What is expected = Please retype the data below in full.

Information provided =
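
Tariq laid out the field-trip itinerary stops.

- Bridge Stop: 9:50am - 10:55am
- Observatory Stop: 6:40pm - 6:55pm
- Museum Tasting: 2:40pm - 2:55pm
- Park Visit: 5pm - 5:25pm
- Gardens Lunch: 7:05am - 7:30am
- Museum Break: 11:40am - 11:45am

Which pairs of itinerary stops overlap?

none

Check each pair: they overlap iff neither finishes before the other starts.
Sorted by start: Gardens Lunch, Bridge Stop, Museum Break, Museum Tasting, Park Visit, Observatory Stop.
Bridge Stop starts after Gardens Lunch ends — done with Gardens Lunch.
Museum Break starts after Bridge Stop ends — done with Bridge Stop.
Museum Tasting starts after Museum Break ends — done with Museum Break.
Park Visit starts after Museum Tasting ends — done with Museum Tasting.
Observatory Stop starts after Park Visit ends.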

Exercise solution =
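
Tariq laid out the field-trip itinerary stops.

- Bridge Stop: 9:50am - 10:55am
- Observatory Stop: 6:40pm - 6:55pm
- Museum Tasting: 2:40pm - 2:55pm
- Park Visit: 5pm - 5:25pm
- Gardens Lunch: 7:05am - 7:30am
- Museum Break: 11:40am - 11:45am

Which pairs of itinerary stops overlap?

none

Check each pair: they overlap iff neither finishes before the other starts.
Sorted by start: Gardens Lunch, Bridge Stop, Museum Break, Museum Tasting, Park Visit, Observatory Stop.
Bridge Stop starts after Gardens Lunch ends — done with Gardens Lunch.
Museum Break starts after Bridge Stop ends — done with Bridge Stop.
Museum Tasting starts after Museum Break ends — done with Museum Break.
Park Visit starts after Museum Tasting ends — done with Museum Tasting.
Observatory Stop starts after Park Visit ends.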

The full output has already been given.